─── Information supplied ───

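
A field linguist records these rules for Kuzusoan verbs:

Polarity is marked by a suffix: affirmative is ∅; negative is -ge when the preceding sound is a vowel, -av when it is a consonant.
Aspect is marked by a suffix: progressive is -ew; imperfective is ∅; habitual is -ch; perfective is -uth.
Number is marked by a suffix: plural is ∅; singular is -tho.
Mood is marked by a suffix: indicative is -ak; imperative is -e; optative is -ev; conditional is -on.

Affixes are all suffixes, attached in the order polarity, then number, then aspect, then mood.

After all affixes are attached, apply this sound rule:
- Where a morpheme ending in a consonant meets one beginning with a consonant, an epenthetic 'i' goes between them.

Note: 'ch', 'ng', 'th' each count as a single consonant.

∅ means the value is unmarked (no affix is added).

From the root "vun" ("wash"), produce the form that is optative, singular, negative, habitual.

Attach polarity negative -av (after consonant 'n') → vunav.
Attach number singular -tho → vunavtho.
Attach aspect habitual -ch → vunavthoch.
Attach mood optative -ev → vunavthochev.
Apply epenthesis: vunavthochev → vunavithochev.

vunavithochev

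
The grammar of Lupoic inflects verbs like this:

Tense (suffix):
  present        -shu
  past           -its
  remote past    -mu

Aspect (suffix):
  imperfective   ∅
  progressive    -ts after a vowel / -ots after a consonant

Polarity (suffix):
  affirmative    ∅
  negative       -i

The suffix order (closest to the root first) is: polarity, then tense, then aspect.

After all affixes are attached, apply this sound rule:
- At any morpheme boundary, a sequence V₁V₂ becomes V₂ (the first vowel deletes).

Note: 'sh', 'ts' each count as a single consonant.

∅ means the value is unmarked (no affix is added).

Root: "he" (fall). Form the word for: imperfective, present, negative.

hishu

Attach polarity negative -i → hei.
Attach tense present -shu → heishu.
aspect = imperfective: zero marking, form stays heishu.
Apply vowel deletion: heishu → hishu.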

───

• _What needs to be done_: Of all the entries above, retype exactly the lines from the line with "Number is marked" to the line with "Affixes are all", both included, and no others.

• _Answer to this problem_:
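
Number is marked by a suffix: plural is ∅; singular is -tho.
Mood is marked by a suffix: indicative is -ak; imperative is -e; optative is -ev; conditional is -on.

Affixes are all suffixes, attached in the order polarity, then number, then aspect, then mood.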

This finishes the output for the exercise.